▶ [RECORDS FOR THE TASK]:
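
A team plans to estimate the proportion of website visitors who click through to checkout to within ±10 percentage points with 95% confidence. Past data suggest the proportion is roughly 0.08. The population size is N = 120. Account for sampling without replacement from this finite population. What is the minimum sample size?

24

For a proportion with margin E = 0.1 at 95% confidence, z = 1.960.
n = p̂(1−p̂)(z/E)² = 0.08 × 0.92 × (1.960/0.1)² = 28.27 — call this n₀.
Finite-population correction with N = 120: n = n₀ / (1 + (n₀−1)/N) = 28.27 / 1.227 = 23.04
Round up: n = 24.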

▶ [ABOUT THIS TASK]: Print out all of the records above, word for word.

▶ [OUTPUT OF THE TASK]:
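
A team plans to estimate the proportion of website visitors who click through to checkout to within ±10 percentage points with 95% confidence. Past data suggest the proportion is roughly 0.08. The population size is N = 120. Account for sampling without replacement from this finite population. What is the minimum sample size?

24

For a proportion with margin E = 0.1 at 95% confidence, z = 1.960.
n = p̂(1−p̂)(z/E)² = 0.08 × 0.92 × (1.960/0.1)² = 28.27 — call this n₀.
Finite-population correction with N = 120: n = n₀ / (1 + (n₀−1)/N) = 28.27 / 1.227 = 23.04
Round up: n = 24.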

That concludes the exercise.